[Data records Boundary: Start]
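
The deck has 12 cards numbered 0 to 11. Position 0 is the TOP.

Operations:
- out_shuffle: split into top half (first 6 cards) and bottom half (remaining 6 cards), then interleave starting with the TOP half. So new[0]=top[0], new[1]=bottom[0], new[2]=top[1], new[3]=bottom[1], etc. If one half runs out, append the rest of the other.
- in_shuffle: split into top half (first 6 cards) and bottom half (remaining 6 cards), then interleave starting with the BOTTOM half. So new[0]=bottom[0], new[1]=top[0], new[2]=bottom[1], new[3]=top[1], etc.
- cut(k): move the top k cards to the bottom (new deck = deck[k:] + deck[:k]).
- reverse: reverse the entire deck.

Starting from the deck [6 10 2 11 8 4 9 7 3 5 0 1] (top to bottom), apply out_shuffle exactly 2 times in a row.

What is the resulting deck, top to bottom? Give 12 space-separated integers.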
[Data records Boundary: End]
=== Task statement ===
Every line from the one containing "- in_shuffle: split" through the last line above should be retyped exactly; no other lines are wanted.

=== Answer space ===
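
- in_shuffle: split into top half (first 6 cards) and bottom half (remaining 6 cards), then interleave starting with the BOTTOM half. So new[0]=bottom[0], new[1]=top[0], new[2]=bottom[1], new[3]=top[1], etc.
- cut(k): move the top k cards to the bottom (new deck = deck[k:] + deck[:k]).
- reverse: reverse the entire deck.

Starting from the deck [6 10 2 11 8 4 9 7 3 5 0 1] (top to bottom), apply out_shuffle exactly 2 times in a row.

What is the resulting deck, top to bottom? Give 12 space-separated integers.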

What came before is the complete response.